§ **Required work**
Go through the data below. List every line that holds the word "Answer".

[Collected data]
* * * * *
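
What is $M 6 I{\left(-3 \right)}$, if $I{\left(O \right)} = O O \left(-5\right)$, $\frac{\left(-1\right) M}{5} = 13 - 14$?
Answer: $-1350$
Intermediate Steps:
$M = 5$ ($M = - 5 \left(13 - 14\right) = \left(-5\right) \left(-1\right) = 5$)
$I{\left(O \right)} = - 5 O^{2}$ ($I{\left(O \right)} = O^{2} \left(-5\right) = - 5 O^{2}$)
$M 6 I{\left(-3 \right)} = 5 \cdot 6 \left(- 5 \left(-3\right)^{2}\right) = 30 \left(\left(-5\right) 9\right) = 30 \left(-45\right) = -1350$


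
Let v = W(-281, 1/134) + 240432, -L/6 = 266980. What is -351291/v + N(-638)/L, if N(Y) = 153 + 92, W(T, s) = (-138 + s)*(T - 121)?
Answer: -5359985941/4514326680 ≈ -1.1873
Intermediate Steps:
L = -1601880 (L = -6*266980 = -1601880)
W(T, s) = (-138 + s)*(-121 + T)
N(Y) = 245
v = 295905 (v = (16698 - 138*(-281) - 121/134 - 281/134) + 240432 = (16698 + 38778 - 121*1/134 - 281*1/134) + 240432 = (16698 + 38778 - 121/134 - 281/134) + 240432 = 55473 + 240432 = 295905)
-351291/v + N(-638)/L = -351291/295905 + 245/(-1601880) = -351291*1/295905 + 245*(-1/1601880) = -117097/98635 - 7/45768 = -5359985941/4514326680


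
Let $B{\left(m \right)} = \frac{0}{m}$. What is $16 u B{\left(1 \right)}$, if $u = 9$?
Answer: $0$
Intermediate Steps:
$B{\left(m \right)} = 0$
$16 u B{\left(1 \right)} = 16 \cdot 9 \cdot 0 = 144 \cdot 0 = 0$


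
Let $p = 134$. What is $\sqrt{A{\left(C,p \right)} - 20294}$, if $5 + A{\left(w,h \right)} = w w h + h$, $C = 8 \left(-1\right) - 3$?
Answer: $3 i \sqrt{439} \approx 62.857 i$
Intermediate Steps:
$C = -11$ ($C = -8 - 3 = -11$)
$A{\left(w,h \right)} = -5 + h + h w^{2}$ ($A{\left(w,h \right)} = -5 + \left(w w h + h\right) = -5 + \left(w^{2} h + h\right) = -5 + \left(h w^{2} + h\right) = -5 + \left(h + h w^{2}\right) = -5 + h + h w^{2}$)
$\sqrt{A{\left(C,p \right)} - 20294} = \sqrt{\left(-5 + 134 + 134 \left(-11\right)^{2}\right) - 20294} = \sqrt{\left(-5 + 134 + 134 \cdot 121\right) - 20294} = \sqrt{\left(-5 + 134 + 16214\right) - 20294} = \sqrt{16343 - 20294} = \sqrt{-3951} = 3 i \sqrt{439}$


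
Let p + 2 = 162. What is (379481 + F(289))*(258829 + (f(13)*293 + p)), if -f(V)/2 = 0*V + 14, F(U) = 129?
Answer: 95200493850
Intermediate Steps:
p = 160 (p = -2 + 162 = 160)
f(V) = -28 (f(V) = -2*(0*V + 14) = -2*(0 + 14) = -2*14 = -28)
(379481 + F(289))*(258829 + (f(13)*293 + p)) = (379481 + 129)*(258829 + (-28*293 + 160)) = 379610*(258829 + (-8204 + 160)) = 379610*(258829 - 8044) = 379610*250785 = 95200493850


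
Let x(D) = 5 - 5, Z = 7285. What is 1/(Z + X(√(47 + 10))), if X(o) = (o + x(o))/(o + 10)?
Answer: 156599/1140616064 - 5*√57/1140616064 ≈ 0.00013726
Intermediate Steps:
x(D) = 0
X(o) = o/(10 + o) (X(o) = (o + 0)/(o + 10) = o/(10 + o))
1/(Z + X(√(47 + 10))) = 1/(7285 + √(47 + 10)/(10 + √(47 + 10))) = 1/(7285 + √57/(10 + √57))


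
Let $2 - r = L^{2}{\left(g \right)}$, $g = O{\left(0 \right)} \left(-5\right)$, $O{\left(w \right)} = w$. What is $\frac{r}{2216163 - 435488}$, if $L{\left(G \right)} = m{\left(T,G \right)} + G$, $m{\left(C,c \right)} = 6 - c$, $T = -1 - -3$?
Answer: $- \frac{34}{1780675} \approx -1.9094 \cdot 10^{-5}$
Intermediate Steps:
$T = 2$ ($T = -1 + 3 = 2$)
$g = 0$ ($g = 0 \left(-5\right) = 0$)
$L{\left(G \right)} = 6$ ($L{\left(G \right)} = \left(6 - G\right) + G = 6$)
$r = -34$ ($r = 2 - 6^{2} = 2 - 36 = -34$)
$\frac{r}{2216163 - 435488} = - \frac{34}{2216163 - 435488} = - \frac{34}{1780675}$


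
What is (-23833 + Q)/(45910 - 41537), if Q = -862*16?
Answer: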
* * * * *
§ **Exercise response**
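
Answer: $-1350$
Answer: -5359985941/4514326680 ≈ -1.1873
Answer: $0$
Answer: $3 i \sqrt{439} \approx 62.857 i$
Answer: 95200493850
Answer: 156599/1140616064 - 5*√57/1140616064 ≈ 0.00013726
Answer: $- \frac{34}{1780675} \approx -1.9094 \cdot 10^{-5}$
Answer: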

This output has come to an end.